Exercise input ->
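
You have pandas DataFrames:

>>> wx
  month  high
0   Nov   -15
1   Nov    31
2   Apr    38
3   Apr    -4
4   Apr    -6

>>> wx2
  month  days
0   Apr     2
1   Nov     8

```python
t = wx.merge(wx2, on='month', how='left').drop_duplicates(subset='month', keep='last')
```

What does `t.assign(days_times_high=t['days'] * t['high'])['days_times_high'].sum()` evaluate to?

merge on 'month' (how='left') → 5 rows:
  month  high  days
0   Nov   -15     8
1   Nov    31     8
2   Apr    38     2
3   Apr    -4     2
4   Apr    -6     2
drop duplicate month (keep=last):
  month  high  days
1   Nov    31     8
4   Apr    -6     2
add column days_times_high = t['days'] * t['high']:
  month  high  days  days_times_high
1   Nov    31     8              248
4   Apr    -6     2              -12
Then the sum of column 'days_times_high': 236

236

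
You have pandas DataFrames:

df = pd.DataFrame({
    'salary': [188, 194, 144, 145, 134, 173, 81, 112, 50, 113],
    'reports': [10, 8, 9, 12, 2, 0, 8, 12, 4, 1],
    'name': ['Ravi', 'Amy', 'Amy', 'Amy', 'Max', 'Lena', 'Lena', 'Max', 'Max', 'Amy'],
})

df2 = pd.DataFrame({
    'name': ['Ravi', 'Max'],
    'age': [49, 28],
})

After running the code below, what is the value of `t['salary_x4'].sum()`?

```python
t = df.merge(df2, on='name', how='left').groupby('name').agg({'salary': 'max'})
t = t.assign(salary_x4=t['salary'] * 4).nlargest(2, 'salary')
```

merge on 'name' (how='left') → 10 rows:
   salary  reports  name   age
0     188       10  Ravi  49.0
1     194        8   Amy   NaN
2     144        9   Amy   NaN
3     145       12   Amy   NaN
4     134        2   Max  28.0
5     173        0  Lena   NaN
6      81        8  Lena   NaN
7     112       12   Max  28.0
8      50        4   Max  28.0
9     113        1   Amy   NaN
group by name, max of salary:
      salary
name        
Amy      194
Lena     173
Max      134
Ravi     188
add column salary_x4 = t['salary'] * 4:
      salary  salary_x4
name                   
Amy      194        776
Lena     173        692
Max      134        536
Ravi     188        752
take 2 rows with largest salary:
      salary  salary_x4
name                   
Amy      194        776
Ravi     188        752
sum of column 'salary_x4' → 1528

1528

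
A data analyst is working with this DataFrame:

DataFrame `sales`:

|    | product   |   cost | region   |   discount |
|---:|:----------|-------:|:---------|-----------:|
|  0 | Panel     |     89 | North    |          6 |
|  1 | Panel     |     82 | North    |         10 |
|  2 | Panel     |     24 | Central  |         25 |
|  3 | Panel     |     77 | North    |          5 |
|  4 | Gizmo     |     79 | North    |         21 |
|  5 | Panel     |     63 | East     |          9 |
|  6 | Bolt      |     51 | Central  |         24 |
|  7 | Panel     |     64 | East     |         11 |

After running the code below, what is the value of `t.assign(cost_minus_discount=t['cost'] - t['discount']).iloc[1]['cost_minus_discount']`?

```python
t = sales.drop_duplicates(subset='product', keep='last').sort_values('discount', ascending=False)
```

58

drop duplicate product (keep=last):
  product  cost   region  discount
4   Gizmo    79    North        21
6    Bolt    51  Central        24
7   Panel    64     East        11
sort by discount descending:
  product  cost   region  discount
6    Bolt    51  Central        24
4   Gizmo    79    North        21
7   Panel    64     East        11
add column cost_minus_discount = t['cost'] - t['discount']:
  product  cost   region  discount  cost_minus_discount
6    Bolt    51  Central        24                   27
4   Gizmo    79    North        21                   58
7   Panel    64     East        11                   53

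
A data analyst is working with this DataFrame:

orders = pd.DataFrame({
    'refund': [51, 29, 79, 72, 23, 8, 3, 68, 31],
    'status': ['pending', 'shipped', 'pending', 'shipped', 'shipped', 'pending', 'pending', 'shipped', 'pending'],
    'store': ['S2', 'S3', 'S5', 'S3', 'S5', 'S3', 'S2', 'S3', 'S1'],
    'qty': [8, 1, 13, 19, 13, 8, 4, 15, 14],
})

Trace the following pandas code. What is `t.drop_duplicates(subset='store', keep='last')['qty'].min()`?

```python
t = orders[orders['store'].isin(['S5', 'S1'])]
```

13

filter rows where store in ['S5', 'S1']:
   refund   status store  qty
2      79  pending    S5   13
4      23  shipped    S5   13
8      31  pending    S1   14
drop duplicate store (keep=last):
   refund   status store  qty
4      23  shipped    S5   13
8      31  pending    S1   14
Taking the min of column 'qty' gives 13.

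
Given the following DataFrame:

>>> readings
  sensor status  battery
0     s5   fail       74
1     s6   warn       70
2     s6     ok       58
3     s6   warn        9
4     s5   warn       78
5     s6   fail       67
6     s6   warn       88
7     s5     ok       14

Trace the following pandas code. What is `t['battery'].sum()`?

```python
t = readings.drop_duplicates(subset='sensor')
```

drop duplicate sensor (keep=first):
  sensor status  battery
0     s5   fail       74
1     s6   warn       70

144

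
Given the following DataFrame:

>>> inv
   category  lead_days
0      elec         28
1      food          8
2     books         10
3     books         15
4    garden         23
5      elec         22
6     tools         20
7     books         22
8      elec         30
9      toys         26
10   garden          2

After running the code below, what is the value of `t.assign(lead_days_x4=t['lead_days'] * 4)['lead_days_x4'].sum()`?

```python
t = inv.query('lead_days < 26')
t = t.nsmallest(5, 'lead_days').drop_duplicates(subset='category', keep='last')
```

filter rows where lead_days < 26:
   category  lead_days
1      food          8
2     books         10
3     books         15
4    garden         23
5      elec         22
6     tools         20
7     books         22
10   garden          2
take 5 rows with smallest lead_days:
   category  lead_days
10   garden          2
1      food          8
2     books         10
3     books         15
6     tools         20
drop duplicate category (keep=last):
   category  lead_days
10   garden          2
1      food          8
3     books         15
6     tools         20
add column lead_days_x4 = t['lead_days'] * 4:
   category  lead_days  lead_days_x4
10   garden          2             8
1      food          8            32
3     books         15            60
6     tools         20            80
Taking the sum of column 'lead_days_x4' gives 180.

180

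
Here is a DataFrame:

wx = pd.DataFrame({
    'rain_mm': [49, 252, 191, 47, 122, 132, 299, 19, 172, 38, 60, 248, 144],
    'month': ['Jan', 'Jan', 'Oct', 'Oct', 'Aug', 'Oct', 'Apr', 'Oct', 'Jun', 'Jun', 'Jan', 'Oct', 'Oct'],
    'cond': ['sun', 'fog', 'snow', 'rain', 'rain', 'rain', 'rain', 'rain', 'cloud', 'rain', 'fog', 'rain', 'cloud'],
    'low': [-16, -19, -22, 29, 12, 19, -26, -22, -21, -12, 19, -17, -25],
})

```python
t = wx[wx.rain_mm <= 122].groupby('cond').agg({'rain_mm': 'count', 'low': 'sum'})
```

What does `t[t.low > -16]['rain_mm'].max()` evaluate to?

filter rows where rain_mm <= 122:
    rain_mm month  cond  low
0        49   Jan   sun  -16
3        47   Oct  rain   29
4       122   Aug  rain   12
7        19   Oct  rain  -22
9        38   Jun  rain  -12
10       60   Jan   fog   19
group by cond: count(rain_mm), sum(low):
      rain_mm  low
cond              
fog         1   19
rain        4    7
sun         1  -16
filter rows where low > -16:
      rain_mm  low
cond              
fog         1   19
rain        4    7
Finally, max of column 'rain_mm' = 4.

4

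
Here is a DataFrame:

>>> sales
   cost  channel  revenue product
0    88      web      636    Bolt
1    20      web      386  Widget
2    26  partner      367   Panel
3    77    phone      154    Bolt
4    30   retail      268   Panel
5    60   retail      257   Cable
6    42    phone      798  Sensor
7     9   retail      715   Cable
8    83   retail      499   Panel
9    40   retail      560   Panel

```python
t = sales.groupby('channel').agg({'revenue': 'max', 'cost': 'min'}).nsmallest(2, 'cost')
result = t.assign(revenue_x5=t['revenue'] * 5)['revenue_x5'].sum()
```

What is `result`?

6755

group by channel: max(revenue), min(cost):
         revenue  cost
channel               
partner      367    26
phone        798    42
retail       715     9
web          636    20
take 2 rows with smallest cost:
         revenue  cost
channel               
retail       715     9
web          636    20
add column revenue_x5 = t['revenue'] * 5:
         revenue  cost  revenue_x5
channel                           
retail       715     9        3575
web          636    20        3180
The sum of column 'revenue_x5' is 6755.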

What is expected -> Every line in the records above that contains the word "below" should be copied out.

Solution for this task ->
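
After running the code below, what is the value of `t['salary_x4'].sum()`?
After running the code below, what is the value of `t.assign(cost_minus_discount=t['cost'] - t['discount']).iloc[1]['cost_minus_discount']`?
After running the code below, what is the value of `t.assign(lead_days_x4=t['lead_days'] * 4)['lead_days_x4'].sum()`?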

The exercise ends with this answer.